## WORK TASK
Your job is to write out each record precisely as it stands.

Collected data
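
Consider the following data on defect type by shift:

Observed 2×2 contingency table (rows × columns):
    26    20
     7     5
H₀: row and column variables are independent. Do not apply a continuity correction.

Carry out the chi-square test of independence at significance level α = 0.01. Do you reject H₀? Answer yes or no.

reject H₀: no

Row totals [46, 12], col totals [33, 25], n=58
χ² = (26−26.17)²/26.17 + (20−19.83)²/19.83 + (7−6.83)²/6.83 + (5−5.17)²/5.17 = 0.0127
df = 1
p-value (upper-tail) = 0.91015
At α=0.01: p ≥ α → fail to reject H₀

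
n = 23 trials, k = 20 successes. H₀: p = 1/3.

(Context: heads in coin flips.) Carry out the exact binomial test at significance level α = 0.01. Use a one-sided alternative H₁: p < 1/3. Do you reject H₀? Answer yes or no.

Exact binomial: n=23, k=20, p₀=1/3=0.3333
P(X≤20) from Σ C(n,i)·p₀^i·(1−p₀)^(n−i)
p-value (one-sided, H₁ less) = 1.00000
At α=0.01: p ≥ α → fail to reject H₀

reject H₀: no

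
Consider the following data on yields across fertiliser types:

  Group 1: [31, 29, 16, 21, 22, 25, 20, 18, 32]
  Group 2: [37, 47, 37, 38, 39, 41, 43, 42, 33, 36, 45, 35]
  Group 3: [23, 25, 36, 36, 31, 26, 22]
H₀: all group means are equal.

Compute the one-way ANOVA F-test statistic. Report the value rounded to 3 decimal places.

test statistic = 25.109

Group means [23.78, 39.42, 28.43], grand mean 31.643
SSB = Σnᵢ(x̄ᵢ−x̄)² = 1354.242; SSW = ΣΣ(x−x̄ᵢ)² = 674.187
MSB = 1354.242/2 = 677.1210; MSW = 674.187/25 = 26.9675
F = MSB/MSW = 25.1088
df = (2, 25)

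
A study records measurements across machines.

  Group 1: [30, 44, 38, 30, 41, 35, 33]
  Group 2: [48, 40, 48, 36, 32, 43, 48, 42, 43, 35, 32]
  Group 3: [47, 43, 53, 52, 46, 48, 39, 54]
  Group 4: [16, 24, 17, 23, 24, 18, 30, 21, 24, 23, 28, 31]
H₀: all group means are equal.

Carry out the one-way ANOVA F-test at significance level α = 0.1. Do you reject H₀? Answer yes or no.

Group means [35.86, 40.64, 47.75, 23.25], grand mean 35.763
SSB = Σnᵢ(x̄ᵢ−x̄)² = 3289.716; SSW = ΣΣ(x−x̄ᵢ)² = 995.153
MSB = 3289.716/3 = 1096.5719; MSW = 995.153/34 = 29.2692
F = MSB/MSW = 37.4651
df = (3, 34)
p-value (upper-tail) = 0.00000
At α=0.1: p < α → reject H₀

reject H₀: yes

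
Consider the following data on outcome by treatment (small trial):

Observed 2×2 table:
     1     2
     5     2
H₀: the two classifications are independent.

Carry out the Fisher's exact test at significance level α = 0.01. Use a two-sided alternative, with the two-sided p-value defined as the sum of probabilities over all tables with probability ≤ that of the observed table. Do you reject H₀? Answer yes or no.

reject H₀: no

Margins: r₁=3, r₂=7, c₁=6, c₂=4, n=10
p_obs = C(3,1)·C(7,5)/C(10,6); sum pmf over tables with pmf ≤ p_obs
p-value (two-sided) = 0.50000
At α=0.01: p ≥ α → fail to reject H₀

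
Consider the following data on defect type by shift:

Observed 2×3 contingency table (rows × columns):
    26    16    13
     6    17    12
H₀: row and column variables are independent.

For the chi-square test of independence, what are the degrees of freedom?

degrees of freedom = 2

df = (r−1)(c−1) = (2−1)·(3−1) = 2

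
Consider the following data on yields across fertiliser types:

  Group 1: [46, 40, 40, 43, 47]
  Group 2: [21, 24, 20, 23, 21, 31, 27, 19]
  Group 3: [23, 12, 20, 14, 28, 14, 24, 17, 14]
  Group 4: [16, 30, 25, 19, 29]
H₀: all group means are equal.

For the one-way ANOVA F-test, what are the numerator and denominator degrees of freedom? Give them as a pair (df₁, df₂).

k = 4 groups, N = 27 total
df = (k−1, N−k) = (4−1, 27−4) = (3, 23)

degrees of freedom = [3, 23]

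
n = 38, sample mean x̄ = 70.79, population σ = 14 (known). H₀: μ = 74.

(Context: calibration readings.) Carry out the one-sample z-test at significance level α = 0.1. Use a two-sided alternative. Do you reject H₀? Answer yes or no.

reject H₀: no

SE = σ/√n = 14/√38 = 2.2711
z = (x̄−μ₀)/SE = (70.79−74)/2.2711 = -1.4134
p-value (two-sided) = 0.15753
At α=0.1: p ≥ α → fail to reject H₀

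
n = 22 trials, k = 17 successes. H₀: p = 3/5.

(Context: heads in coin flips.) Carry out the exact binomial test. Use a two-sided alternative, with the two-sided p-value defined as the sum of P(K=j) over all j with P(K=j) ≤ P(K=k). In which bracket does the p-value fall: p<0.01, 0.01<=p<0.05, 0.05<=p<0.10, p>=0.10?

p-value bracket: p>=0.10

Exact binomial: n=22, k=17, p₀=3/5=0.6000
P(X=j) = C(n,j)·p₀^j·(1−p₀)^(n−j); p = Σ P(X=j) over j with P(X=j) ≤ P(X=17)
p-value (two-sided) = 0.12733
→ bracket: p>=0.10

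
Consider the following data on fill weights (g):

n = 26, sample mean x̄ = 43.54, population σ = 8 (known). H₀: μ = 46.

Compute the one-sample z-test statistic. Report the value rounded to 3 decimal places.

SE = σ/√n = 8/√26 = 1.5689
z = (x̄−μ₀)/SE = (43.54−46)/1.5689 = -1.5679

test statistic = -1.568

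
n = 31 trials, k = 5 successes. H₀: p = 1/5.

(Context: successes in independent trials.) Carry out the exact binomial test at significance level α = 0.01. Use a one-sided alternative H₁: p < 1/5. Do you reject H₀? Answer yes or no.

Exact binomial: n=31, k=5, p₀=1/5=0.2000
P(X≤5) from Σ C(n,i)·p₀^i·(1−p₀)^(n−i)
p-value (one-sided, H₁ less) = 0.39306
At α=0.01: p ≥ α → fail to reject H₀

reject H₀: no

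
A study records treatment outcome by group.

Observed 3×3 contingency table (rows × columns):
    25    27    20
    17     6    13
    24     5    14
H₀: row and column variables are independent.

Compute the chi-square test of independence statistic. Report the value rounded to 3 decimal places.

Row totals [72, 36, 43], col totals [66, 38, 47], n=151
χ² = (25−31.47)²/31.47 + (27−18.12)²/18.12 + (20−22.41)²/22.41 + (17−15.74)²/15.74 + (6−9.06)²/9.06 + (13−11.21)²/11.21 + (24−18.79)²/18.79 + (5−10.82)²/10.82 + (14−13.38)²/13.38 = 11.9662
df = 4

test statistic = 11.966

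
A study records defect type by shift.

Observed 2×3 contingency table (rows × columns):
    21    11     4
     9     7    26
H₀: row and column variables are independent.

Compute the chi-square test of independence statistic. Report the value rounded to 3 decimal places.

Row totals [36, 42], col totals [30, 18, 30], n=78
χ² = (21−13.85)²/13.85 + (11−8.31)²/8.31 + (4−13.85)²/13.85 + (9−16.15)²/16.15 + (7−9.69)²/9.69 + (26−16.15)²/16.15 = 21.4878
df = 2

test statistic = 21.488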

## ANSWER SPACE
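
Consider the following data on defect type by shift:

Observed 2×2 contingency table (rows × columns):
    26    20
     7     5
H₀: row and column variables are independent. Do not apply a continuity correction.

Carry out the chi-square test of independence at significance level α = 0.01. Do you reject H₀? Answer yes or no.

reject H₀: no

Row totals [46, 12], col totals [33, 25], n=58
χ² = (26−26.17)²/26.17 + (20−19.83)²/19.83 + (7−6.83)²/6.83 + (5−5.17)²/5.17 = 0.0127
df = 1
p-value (upper-tail) = 0.91015
At α=0.01: p ≥ α → fail to reject H₀

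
n = 23 trials, k = 20 successes. H₀: p = 1/3.

(Context: heads in coin flips.) Carry out the exact binomial test at significance level α = 0.01. Use a one-sided alternative H₁: p < 1/3. Do you reject H₀? Answer yes or no.

Exact binomial: n=23, k=20, p₀=1/3=0.3333
P(X≤20) from Σ C(n,i)·p₀^i·(1−p₀)^(n−i)
p-value (one-sided, H₁ less) = 1.00000
At α=0.01: p ≥ α → fail to reject H₀

reject H₀: no

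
Consider the following data on yields across fertiliser types:

  Group 1: [31, 29, 16, 21, 22, 25, 20, 18, 32]
  Group 2: [37, 47, 37, 38, 39, 41, 43, 42, 33, 36, 45, 35]
  Group 3: [23, 25, 36, 36, 31, 26, 22]
H₀: all group means are equal.

Compute the one-way ANOVA F-test statistic. Report the value rounded to 3 decimal places.

test statistic = 25.109

Group means [23.78, 39.42, 28.43], grand mean 31.643
SSB = Σnᵢ(x̄ᵢ−x̄)² = 1354.242; SSW = ΣΣ(x−x̄ᵢ)² = 674.187
MSB = 1354.242/2 = 677.1210; MSW = 674.187/25 = 26.9675
F = MSB/MSW = 25.1088
df = (2, 25)

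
A study records measurements across machines.

  Group 1: [30, 44, 38, 30, 41, 35, 33]
  Group 2: [48, 40, 48, 36, 32, 43, 48, 42, 43, 35, 32]
  Group 3: [47, 43, 53, 52, 46, 48, 39, 54]
  Group 4: [16, 24, 17, 23, 24, 18, 30, 21, 24, 23, 28, 31]
H₀: all group means are equal.

Carry out the one-way ANOVA F-test at significance level α = 0.1. Do you reject H₀? Answer yes or no.

Group means [35.86, 40.64, 47.75, 23.25], grand mean 35.763
SSB = Σnᵢ(x̄ᵢ−x̄)² = 3289.716; SSW = ΣΣ(x−x̄ᵢ)² = 995.153
MSB = 3289.716/3 = 1096.5719; MSW = 995.153/34 = 29.2692
F = MSB/MSW = 37.4651
df = (3, 34)
p-value (upper-tail) = 0.00000
At α=0.1: p < α → reject H₀

reject H₀: yes

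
Consider the following data on outcome by treatment (small trial):

Observed 2×2 table:
     1     2
     5     2
H₀: the two classifications are independent.

Carry out the Fisher's exact test at significance level α = 0.01. Use a two-sided alternative, with the two-sided p-value defined as the sum of probabilities over all tables with probability ≤ that of the observed table. Do you reject H₀? Answer yes or no.

reject H₀: no

Margins: r₁=3, r₂=7, c₁=6, c₂=4, n=10
p_obs = C(3,1)·C(7,5)/C(10,6); sum pmf over tables with pmf ≤ p_obs
p-value (two-sided) = 0.50000
At α=0.01: p ≥ α → fail to reject H₀

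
Consider the following data on defect type by shift:

Observed 2×3 contingency table (rows × columns):
    26    16    13
     6    17    12
H₀: row and column variables are independent.

For the chi-square test of independence, what are the degrees of freedom?

degrees of freedom = 2

df = (r−1)(c−1) = (2−1)·(3−1) = 2

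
Consider the following data on yields across fertiliser types:

  Group 1: [46, 40, 40, 43, 47]
  Group 2: [21, 24, 20, 23, 21, 31, 27, 19]
  Group 3: [23, 12, 20, 14, 28, 14, 24, 17, 14]
  Group 4: [16, 30, 25, 19, 29]
H₀: all group means are equal.

For the one-way ANOVA F-test, what are the numerator and denominator degrees of freedom? Give them as a pair (df₁, df₂).

k = 4 groups, N = 27 total
df = (k−1, N−k) = (4−1, 27−4) = (3, 23)

degrees of freedom = [3, 23]

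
n = 38, sample mean x̄ = 70.79, population σ = 14 (known). H₀: μ = 74.

(Context: calibration readings.) Carry out the one-sample z-test at significance level α = 0.1. Use a two-sided alternative. Do you reject H₀? Answer yes or no.

reject H₀: no

SE = σ/√n = 14/√38 = 2.2711
z = (x̄−μ₀)/SE = (70.79−74)/2.2711 = -1.4134
p-value (two-sided) = 0.15753
At α=0.1: p ≥ α → fail to reject H₀

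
n = 22 trials, k = 17 successes. H₀: p = 3/5.

(Context: heads in coin flips.) Carry out the exact binomial test. Use a two-sided alternative, with the two-sided p-value defined as the sum of P(K=j) over all j with P(K=j) ≤ P(K=k). In which bracket does the p-value fall: p<0.01, 0.01<=p<0.05, 0.05<=p<0.10, p>=0.10?

p-value bracket: p>=0.10

Exact binomial: n=22, k=17, p₀=3/5=0.6000
P(X=j) = C(n,j)·p₀^j·(1−p₀)^(n−j); p = Σ P(X=j) over j with P(X=j) ≤ P(X=17)
p-value (two-sided) = 0.12733
→ bracket: p>=0.10

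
Consider the following data on fill weights (g):

n = 26, sample mean x̄ = 43.54, population σ = 8 (known). H₀: μ = 46.

Compute the one-sample z-test statistic. Report the value rounded to 3 decimal places.

SE = σ/√n = 8/√26 = 1.5689
z = (x̄−μ₀)/SE = (43.54−46)/1.5689 = -1.5679

test statistic = -1.568

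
n = 31 trials, k = 5 successes. H₀: p = 1/5.

(Context: successes in independent trials.) Carry out the exact binomial test at significance level α = 0.01. Use a one-sided alternative H₁: p < 1/5. Do you reject H₀? Answer yes or no.

Exact binomial: n=31, k=5, p₀=1/5=0.2000
P(X≤5) from Σ C(n,i)·p₀^i·(1−p₀)^(n−i)
p-value (one-sided, H₁ less) = 0.39306
At α=0.01: p ≥ α → fail to reject H₀

reject H₀: no

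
A study records treatment outcome by group.

Observed 3×3 contingency table (rows × columns):
    25    27    20
    17     6    13
    24     5    14
H₀: row and column variables are independent.

Compute the chi-square test of independence statistic. Report the value rounded to 3 decimal places.

Row totals [72, 36, 43], col totals [66, 38, 47], n=151
χ² = (25−31.47)²/31.47 + (27−18.12)²/18.12 + (20−22.41)²/22.41 + (17−15.74)²/15.74 + (6−9.06)²/9.06 + (13−11.21)²/11.21 + (24−18.79)²/18.79 + (5−10.82)²/10.82 + (14−13.38)²/13.38 = 11.9662
df = 4

test statistic = 11.966

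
A study records defect type by shift.

Observed 2×3 contingency table (rows × columns):
    21    11     4
     9     7    26
H₀: row and column variables are independent.

Compute the chi-square test of independence statistic. Report the value rounded to 3 decimal places.

Row totals [36, 42], col totals [30, 18, 30], n=78
χ² = (21−13.85)²/13.85 + (11−8.31)²/8.31 + (4−13.85)²/13.85 + (9−16.15)²/16.15 + (7−9.69)²/9.69 + (26−16.15)²/16.15 = 21.4878
df = 2

test statistic = 21.488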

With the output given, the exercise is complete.